-------- Dataset entries

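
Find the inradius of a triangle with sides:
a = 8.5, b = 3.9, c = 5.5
s = (a+b+c)/2 = (8.5+3.9+5.5)/2 = 8.95
Area = √(s(s-a)(s-b)(s-c)) = √(8.95·0.45·5.05·3.45) = 8.3767
r = Area/s = 8.3767/8.95 = 0.9359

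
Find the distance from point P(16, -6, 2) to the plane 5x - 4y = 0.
d = |5(16) + (-4)(-6) + 0(2) - (0)| / √(5² + (-4)² + 0²) = 104/√41 = 16.24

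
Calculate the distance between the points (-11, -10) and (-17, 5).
Using the distance formula: d = sqrt((x₂-x₁)² + (y₂-y₁)²)
dx = (-17) - (-11) = -6
dy = 5 - (-10) = 15
d = sqrt((-6)² + 15²) = sqrt(36 + 225) = sqrt(261) = 16.16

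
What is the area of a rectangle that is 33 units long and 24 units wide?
Area = length * width
Area = 33 * 24
Area = 792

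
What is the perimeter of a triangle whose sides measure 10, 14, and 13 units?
Perimeter = sum of all sides
Perimeter = 10 + 14 + 13
Perimeter = 37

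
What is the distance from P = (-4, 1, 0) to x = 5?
d = |1(-4) + 0(1) + 0(0) - (5)| / √(1² + 0² + 0²) = 9/√1 = 9.0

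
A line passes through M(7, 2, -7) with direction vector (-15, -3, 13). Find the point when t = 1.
P(1) = (7 + (-15)(1), 2 + (-3)(1), -7 + 13(1)) = (-8, -1, 6)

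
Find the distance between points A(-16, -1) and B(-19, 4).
Using the distance formula: d = sqrt((x₂-x₁)² + (y₂-y₁)²)
dx = (-19) - (-16) = -3
dy = 4 - (-1) = 5
d = sqrt((-3)² + 5²) = sqrt(9 + 25) = sqrt(34) = 5.83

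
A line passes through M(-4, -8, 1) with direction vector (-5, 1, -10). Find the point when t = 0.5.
P(0.5) = (-4 + (-5)(0.5), -8 + 1(0.5), 1 + (-10)(0.5)) = (-6.5, -7.5, -4)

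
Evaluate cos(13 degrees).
cos(13 degrees) = 0.9744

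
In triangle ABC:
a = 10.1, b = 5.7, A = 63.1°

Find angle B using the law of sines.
sin(B)/b = sin(A)/a
sin(B) = b·sin(A)/a = 5.7·sin(63.1°)/10.1 = 0.503292
B = arcsin(0.503292) = 30.22°  (b ≤ a, so B ≤ A and the acute solution is unique)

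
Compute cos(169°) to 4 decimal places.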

----------------

Task objective
Take the material above and set it down again exactly.

Task response
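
Find the inradius of a triangle with sides:
a = 8.5, b = 3.9, c = 5.5
s = (a+b+c)/2 = (8.5+3.9+5.5)/2 = 8.95
Area = √(s(s-a)(s-b)(s-c)) = √(8.95·0.45·5.05·3.45) = 8.3767
r = Area/s = 8.3767/8.95 = 0.9359

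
Find the distance from point P(16, -6, 2) to the plane 5x - 4y = 0.
d = |5(16) + (-4)(-6) + 0(2) - (0)| / √(5² + (-4)² + 0²) = 104/√41 = 16.24

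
Calculate the distance between the points (-11, -10) and (-17, 5).
Using the distance formula: d = sqrt((x₂-x₁)² + (y₂-y₁)²)
dx = (-17) - (-11) = -6
dy = 5 - (-10) = 15
d = sqrt((-6)² + 15²) = sqrt(36 + 225) = sqrt(261) = 16.16

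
What is the area of a rectangle that is 33 units long and 24 units wide?
Area = length * width
Area = 33 * 24
Area = 792

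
What is the perimeter of a triangle whose sides measure 10, 14, and 13 units?
Perimeter = sum of all sides
Perimeter = 10 + 14 + 13
Perimeter = 37

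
What is the distance from P = (-4, 1, 0) to x = 5?
d = |1(-4) + 0(1) + 0(0) - (5)| / √(1² + 0² + 0²) = 9/√1 = 9.0

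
A line passes through M(7, 2, -7) with direction vector (-15, -3, 13). Find the point when t = 1.
P(1) = (7 + (-15)(1), 2 + (-3)(1), -7 + 13(1)) = (-8, -1, 6)

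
Find the distance between points A(-16, -1) and B(-19, 4).
Using the distance formula: d = sqrt((x₂-x₁)² + (y₂-y₁)²)
dx = (-19) - (-16) = -3
dy = 4 - (-1) = 5
d = sqrt((-3)² + 5²) = sqrt(9 + 25) = sqrt(34) = 5.83

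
A line passes through M(-4, -8, 1) with direction vector (-5, 1, -10). Find the point when t = 0.5.
P(0.5) = (-4 + (-5)(0.5), -8 + 1(0.5), 1 + (-10)(0.5)) = (-6.5, -7.5, -4)

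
Evaluate cos(13 degrees).
cos(13 degrees) = 0.9744

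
In triangle ABC:
a = 10.1, b = 5.7, A = 63.1°

Find angle B using the law of sines.
sin(B)/b = sin(A)/a
sin(B) = b·sin(A)/a = 5.7·sin(63.1°)/10.1 = 0.503292
B = arcsin(0.503292) = 30.22°  (b ≤ a, so B ≤ A and the acute solution is unique)

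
Compute cos(169°) to 4 decimal places.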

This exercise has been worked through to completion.